Task details => Some lines below hold "Here". Pick them out and copy them.

Dataset entries =>
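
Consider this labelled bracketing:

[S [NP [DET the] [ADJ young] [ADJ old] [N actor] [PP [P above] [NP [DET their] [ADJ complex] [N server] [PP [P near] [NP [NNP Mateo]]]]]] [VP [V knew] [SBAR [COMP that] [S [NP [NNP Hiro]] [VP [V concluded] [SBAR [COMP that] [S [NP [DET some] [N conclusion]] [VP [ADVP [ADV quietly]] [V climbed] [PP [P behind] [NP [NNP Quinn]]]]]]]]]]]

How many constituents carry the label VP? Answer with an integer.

3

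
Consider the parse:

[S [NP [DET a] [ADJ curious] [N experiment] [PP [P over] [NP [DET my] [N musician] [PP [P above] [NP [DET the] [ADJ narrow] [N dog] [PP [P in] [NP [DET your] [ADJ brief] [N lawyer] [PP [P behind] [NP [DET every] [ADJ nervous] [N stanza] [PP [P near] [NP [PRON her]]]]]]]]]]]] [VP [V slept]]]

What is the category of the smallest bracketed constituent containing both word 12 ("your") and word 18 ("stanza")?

The smallest bracket enclosing both words is [NP your brief lawyer behind every nervous stanza near her], so the label is NP.

NP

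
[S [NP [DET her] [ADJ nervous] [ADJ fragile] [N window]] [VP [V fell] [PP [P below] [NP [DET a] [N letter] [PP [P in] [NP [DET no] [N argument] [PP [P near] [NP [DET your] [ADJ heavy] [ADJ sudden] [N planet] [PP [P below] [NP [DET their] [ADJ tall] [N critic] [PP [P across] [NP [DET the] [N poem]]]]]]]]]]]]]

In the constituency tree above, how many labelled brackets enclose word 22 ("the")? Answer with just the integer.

The word sits inside DET, which is inside NP, inside PP, inside NP, inside PP, inside NP, inside PP, inside NP, inside PP, inside NP, inside PP, inside VP, inside S — 13 brackets in all.

13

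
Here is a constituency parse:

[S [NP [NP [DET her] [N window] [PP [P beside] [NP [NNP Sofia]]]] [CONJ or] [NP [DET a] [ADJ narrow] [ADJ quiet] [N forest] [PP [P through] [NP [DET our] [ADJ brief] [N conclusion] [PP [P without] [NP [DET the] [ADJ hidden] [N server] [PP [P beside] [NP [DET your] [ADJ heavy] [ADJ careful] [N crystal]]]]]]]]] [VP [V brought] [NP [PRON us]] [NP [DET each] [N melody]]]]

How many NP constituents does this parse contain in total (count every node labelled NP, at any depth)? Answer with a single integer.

9

Listing each NP by its span: [NP her window beside Sofia or a narrow quiet forest through our brief conclusion without the hidden server beside your heavy careful crystal]; [NP her window beside Sofia]; [NP Sofia]; [NP a narrow quiet forest through our brief conclusion without the hidden server beside your heavy careful crystal]; [NP our brief conclusion without the hidden server beside your heavy careful crystal]; [NP the hidden server beside your heavy careful crystal] … — that makes 9.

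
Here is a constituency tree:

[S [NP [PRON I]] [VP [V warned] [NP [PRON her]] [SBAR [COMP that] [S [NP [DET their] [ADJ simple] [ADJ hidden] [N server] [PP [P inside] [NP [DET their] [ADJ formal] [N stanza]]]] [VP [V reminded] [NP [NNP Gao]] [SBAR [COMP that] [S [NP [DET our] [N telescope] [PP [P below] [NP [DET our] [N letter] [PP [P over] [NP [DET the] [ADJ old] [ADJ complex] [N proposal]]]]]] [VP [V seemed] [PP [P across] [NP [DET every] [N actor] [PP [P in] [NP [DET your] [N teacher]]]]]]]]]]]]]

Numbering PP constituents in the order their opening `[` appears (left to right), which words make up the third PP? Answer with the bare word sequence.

The PP opening brackets appear, in order, over: "inside their formal stanza"; "below our letter over the old complex proposal"; "over the old complex proposal"; "across every actor in your teacher"; "in your teacher". The third one spans "over the old complex proposal".

over the old complex proposal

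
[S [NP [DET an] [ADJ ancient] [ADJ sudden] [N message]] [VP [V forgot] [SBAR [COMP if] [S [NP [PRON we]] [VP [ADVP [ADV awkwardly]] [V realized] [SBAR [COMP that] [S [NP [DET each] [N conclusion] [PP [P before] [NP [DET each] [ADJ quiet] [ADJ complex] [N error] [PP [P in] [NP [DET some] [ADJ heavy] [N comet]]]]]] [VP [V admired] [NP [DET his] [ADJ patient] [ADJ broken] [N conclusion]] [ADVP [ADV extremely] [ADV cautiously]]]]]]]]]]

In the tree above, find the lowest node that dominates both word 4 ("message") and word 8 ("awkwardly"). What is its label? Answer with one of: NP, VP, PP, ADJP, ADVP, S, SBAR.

S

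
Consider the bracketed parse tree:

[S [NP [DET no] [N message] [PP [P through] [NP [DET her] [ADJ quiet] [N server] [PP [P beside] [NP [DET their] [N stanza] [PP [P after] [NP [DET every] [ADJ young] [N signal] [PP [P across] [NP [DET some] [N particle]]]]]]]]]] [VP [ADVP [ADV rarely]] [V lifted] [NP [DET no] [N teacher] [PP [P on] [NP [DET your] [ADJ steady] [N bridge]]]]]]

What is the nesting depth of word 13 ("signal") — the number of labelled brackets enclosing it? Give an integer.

Path from the root down to the word: S → NP → PP → NP → PP → NP → PP → NP → N. That is 9 enclosing brackets.

9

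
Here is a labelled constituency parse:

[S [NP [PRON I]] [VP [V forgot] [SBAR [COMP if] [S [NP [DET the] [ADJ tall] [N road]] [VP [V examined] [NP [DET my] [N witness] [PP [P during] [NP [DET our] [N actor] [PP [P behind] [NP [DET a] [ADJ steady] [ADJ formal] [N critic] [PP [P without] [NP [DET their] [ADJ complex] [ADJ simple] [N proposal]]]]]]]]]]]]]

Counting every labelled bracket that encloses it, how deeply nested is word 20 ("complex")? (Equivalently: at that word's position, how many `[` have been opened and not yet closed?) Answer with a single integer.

The word sits inside ADJ, which is inside NP, inside PP, inside NP, inside PP, inside NP, inside PP, inside NP, inside VP, inside S, inside SBAR, inside VP, inside S — 13 brackets in all.

13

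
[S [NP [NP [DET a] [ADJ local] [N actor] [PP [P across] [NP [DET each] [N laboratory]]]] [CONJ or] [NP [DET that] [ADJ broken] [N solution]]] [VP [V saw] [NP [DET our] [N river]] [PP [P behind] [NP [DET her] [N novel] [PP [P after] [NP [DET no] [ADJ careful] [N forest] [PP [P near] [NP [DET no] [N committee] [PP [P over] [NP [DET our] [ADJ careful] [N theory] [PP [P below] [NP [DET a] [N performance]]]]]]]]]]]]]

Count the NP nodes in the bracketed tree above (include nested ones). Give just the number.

10

The NP constituents are: [NP a local actor across each laboratory or that broken solution]; [NP a local actor across each laboratory]; [NP each laboratory]; [NP that broken solution]; [NP our river]; [NP her novel after no careful forest near no committee over our careful theory below a performance] …. Total: 10.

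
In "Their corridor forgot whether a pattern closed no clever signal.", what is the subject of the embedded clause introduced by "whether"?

a pattern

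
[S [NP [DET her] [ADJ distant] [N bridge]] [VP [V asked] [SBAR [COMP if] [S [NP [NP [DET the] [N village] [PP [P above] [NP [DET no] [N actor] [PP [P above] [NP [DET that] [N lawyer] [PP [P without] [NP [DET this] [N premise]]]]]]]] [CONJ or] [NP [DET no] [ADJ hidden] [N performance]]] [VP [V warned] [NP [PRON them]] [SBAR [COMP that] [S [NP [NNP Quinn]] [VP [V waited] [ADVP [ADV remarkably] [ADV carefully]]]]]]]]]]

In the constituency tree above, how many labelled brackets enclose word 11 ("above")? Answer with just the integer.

10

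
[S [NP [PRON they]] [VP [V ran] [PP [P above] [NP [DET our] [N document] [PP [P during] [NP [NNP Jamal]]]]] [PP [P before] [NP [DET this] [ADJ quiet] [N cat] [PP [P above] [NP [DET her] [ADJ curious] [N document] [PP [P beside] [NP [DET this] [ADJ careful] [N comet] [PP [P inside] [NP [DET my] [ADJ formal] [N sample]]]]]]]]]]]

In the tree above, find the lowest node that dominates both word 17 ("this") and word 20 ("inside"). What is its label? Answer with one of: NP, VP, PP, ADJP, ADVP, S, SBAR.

NP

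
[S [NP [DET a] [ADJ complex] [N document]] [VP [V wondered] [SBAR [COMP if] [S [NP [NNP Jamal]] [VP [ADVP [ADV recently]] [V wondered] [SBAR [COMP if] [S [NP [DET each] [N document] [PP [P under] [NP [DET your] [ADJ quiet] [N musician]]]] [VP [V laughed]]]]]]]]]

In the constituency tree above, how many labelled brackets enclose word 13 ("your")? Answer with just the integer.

11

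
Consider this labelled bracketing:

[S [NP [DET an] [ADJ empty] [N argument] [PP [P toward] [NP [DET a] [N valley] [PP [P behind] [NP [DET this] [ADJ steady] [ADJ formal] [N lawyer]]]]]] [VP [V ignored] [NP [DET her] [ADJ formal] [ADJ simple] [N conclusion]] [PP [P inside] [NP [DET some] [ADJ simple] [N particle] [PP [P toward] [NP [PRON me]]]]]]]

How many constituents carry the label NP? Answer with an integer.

Scanning left to right, an opening `[NP` appears at word positions 1, 5, 8, 13, 18, 22 — 6 in total.

6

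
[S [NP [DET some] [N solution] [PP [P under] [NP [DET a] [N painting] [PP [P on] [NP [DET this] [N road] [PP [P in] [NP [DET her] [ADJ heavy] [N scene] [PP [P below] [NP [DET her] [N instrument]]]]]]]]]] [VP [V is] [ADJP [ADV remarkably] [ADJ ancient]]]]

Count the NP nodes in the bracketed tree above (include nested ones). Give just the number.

5

The NP constituents are: [NP some solution under a painting on this road in her heavy scene below her instrument]; [NP a painting on this road in her heavy scene below her instrument]; [NP this road in her heavy scene below her instrument]; [NP her heavy scene below her instrument]; [NP her instrument]. Total: 5.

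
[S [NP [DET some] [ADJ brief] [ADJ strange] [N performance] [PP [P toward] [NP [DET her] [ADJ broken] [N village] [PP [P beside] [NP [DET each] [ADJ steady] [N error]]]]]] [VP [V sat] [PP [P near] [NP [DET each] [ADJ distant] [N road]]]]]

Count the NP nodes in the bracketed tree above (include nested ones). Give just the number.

4

Listing each NP by its span: [NP some brief strange performance toward her broken village beside each steady error]; [NP her broken village beside each steady error]; [NP each steady error]; [NP each distant road] — that makes 4.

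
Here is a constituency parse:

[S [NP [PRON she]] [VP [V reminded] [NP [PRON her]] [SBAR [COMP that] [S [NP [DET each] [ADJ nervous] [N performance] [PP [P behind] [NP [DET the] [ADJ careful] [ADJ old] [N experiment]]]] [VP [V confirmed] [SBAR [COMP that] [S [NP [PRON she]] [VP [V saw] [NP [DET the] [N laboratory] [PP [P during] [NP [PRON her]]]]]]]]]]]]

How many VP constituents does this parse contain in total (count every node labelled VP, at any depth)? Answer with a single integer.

3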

Expected answer =>
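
Here is a constituency parse:
Here is a constituency tree:
Here is a labelled constituency parse:
Here is a constituency parse: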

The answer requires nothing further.